* **REQUIREMENT**
Your answer should be only the lines below from the one with "st0, st6, st2" to the one with "(Recall: G = globally; U = until.)", repeated exactly, ends included.
++++ SUPPLIED INFORMATION ++++
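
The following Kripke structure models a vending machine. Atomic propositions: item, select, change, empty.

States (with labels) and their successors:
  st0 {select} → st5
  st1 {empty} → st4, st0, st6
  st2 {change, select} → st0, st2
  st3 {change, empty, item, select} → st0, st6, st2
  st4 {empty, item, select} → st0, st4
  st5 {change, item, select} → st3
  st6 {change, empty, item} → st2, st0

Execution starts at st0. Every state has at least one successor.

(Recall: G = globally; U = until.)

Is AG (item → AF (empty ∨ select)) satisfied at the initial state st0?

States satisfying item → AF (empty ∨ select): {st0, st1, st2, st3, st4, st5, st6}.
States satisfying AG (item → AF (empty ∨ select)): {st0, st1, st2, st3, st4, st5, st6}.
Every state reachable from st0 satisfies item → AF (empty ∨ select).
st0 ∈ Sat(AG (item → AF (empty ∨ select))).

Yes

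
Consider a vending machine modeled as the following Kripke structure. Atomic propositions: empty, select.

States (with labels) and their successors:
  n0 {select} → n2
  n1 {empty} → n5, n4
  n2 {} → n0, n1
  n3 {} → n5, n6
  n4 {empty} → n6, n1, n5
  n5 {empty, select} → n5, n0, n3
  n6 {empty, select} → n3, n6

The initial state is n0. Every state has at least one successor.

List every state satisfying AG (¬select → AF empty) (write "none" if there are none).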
++++
* **WRITTEN RESPONSE**
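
  st3 {change, empty, item, select} → st0, st6, st2
  st4 {empty, item, select} → st0, st4
  st5 {change, item, select} → st3
  st6 {change, empty, item} → st2, st0

Execution starts at st0. Every state has at least one successor.

(Recall: G = globally; U = until.)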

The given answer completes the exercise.